**Input for this task**
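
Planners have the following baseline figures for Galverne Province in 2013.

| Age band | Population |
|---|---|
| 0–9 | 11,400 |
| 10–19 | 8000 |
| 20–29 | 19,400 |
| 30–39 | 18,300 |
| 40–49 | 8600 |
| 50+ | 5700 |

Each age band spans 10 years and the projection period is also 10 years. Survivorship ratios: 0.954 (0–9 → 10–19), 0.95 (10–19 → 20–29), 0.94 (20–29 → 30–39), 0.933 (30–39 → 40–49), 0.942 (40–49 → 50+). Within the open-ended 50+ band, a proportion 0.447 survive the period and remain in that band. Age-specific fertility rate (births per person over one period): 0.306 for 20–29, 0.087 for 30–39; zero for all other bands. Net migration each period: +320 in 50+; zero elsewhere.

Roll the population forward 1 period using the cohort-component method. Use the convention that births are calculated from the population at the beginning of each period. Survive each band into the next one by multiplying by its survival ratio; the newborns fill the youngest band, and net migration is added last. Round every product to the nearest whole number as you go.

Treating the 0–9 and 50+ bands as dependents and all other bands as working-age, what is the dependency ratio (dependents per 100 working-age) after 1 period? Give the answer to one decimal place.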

**Exercise objective**
The exact lines from the one containing "40–49 | 8600 |" through the end of the listing above are the expected output; include nothing else.

**Completed exercise**
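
| 40–49 | 8600 |
| 50+ | 5700 |

Each age band spans 10 years and the projection period is also 10 years. Survivorship ratios: 0.954 (0–9 → 10–19), 0.95 (10–19 → 20–29), 0.94 (20–29 → 30–39), 0.933 (30–39 → 40–49), 0.942 (40–49 → 50+). Within the open-ended 50+ band, a proportion 0.447 survive the period and remain in that band. Age-specific fertility rate (births per person over one period): 0.306 for 20–29, 0.087 for 30–39; zero for all other bands. Net migration each period: +320 in 50+; zero elsewhere.

Roll the population forward 1 period using the cohort-component method. Use the convention that births are calculated from the population at the beginning of each period. Survive each band into the next one by multiplying by its survival ratio; the newborns fill the youngest band, and net migration is added last. Round every product to the nearest whole number as you go.

Treating the 0–9 and 50+ bands as dependents and all other bands as working-age, what is the dependency ratio (dependents per 100 working-age) after 1 period? Give the answer to one decimal place.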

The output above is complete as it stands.